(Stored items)
- - - - - - -

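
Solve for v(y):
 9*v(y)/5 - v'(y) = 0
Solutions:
 v(y) = C1*exp(9*y/5)


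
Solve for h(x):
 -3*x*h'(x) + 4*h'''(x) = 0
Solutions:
 h(x) = C1 + Integral(C2*airyai(6^(1/3)*x/2) + C3*airybi(6^(1/3)*x/2), x)


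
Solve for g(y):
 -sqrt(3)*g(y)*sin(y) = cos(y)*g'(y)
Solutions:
 g(y) = C1*cos(y)^(sqrt(3))


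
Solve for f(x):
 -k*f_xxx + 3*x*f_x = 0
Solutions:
 f(x) = C1 + Integral(C2*airyai(3^(1/3)*x*(1/k)^(1/3)) + C3*airybi(3^(1/3)*x*(1/k)^(1/3)), x)


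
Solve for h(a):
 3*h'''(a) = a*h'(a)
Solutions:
 h(a) = C1 + Integral(C2*airyai(3^(2/3)*a/3) + C3*airybi(3^(2/3)*a/3), a)


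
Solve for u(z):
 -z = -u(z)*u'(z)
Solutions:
 u(z) = -sqrt(C1 + z^2)
 u(z) = sqrt(C1 + z^2)


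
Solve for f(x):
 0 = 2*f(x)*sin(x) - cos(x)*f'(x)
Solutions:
 f(x) = C1/cos(x)^2


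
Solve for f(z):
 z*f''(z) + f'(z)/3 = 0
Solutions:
 f(z) = C1 + C2*z^(2/3)


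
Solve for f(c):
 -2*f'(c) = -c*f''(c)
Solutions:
 f(c) = C1 + C2*c^3


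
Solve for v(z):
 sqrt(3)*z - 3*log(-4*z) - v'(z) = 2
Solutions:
 v(z) = C1 + sqrt(3)*z^2/2 - 3*z*log(-z) + z*(1 - 6*log(2))


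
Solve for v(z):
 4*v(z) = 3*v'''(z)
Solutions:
 v(z) = C3*exp(6^(2/3)*z/3) + (C1*sin(2^(2/3)*3^(1/6)*z/2) + C2*cos(2^(2/3)*3^(1/6)*z/2))*exp(-6^(2/3)*z/6)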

- - - - - - -

The problem >>
Take the records above and return them exactly as written.

Answer space >>
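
Solve for v(y):
 9*v(y)/5 - v'(y) = 0
Solutions:
 v(y) = C1*exp(9*y/5)


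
Solve for h(x):
 -3*x*h'(x) + 4*h'''(x) = 0
Solutions:
 h(x) = C1 + Integral(C2*airyai(6^(1/3)*x/2) + C3*airybi(6^(1/3)*x/2), x)


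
Solve for g(y):
 -sqrt(3)*g(y)*sin(y) = cos(y)*g'(y)
Solutions:
 g(y) = C1*cos(y)^(sqrt(3))


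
Solve for f(x):
 -k*f_xxx + 3*x*f_x = 0
Solutions:
 f(x) = C1 + Integral(C2*airyai(3^(1/3)*x*(1/k)^(1/3)) + C3*airybi(3^(1/3)*x*(1/k)^(1/3)), x)


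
Solve for h(a):
 3*h'''(a) = a*h'(a)
Solutions:
 h(a) = C1 + Integral(C2*airyai(3^(2/3)*a/3) + C3*airybi(3^(2/3)*a/3), a)


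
Solve for u(z):
 -z = -u(z)*u'(z)
Solutions:
 u(z) = -sqrt(C1 + z^2)
 u(z) = sqrt(C1 + z^2)


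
Solve for f(x):
 0 = 2*f(x)*sin(x) - cos(x)*f'(x)
Solutions:
 f(x) = C1/cos(x)^2


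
Solve for f(z):
 z*f''(z) + f'(z)/3 = 0
Solutions:
 f(z) = C1 + C2*z^(2/3)


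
Solve for f(c):
 -2*f'(c) = -c*f''(c)
Solutions:
 f(c) = C1 + C2*c^3


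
Solve for v(z):
 sqrt(3)*z - 3*log(-4*z) - v'(z) = 2
Solutions:
 v(z) = C1 + sqrt(3)*z^2/2 - 3*z*log(-z) + z*(1 - 6*log(2))


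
Solve for v(z):
 4*v(z) = 3*v'''(z)
Solutions:
 v(z) = C3*exp(6^(2/3)*z/3) + (C1*sin(2^(2/3)*3^(1/6)*z/2) + C2*cos(2^(2/3)*3^(1/6)*z/2))*exp(-6^(2/3)*z/6)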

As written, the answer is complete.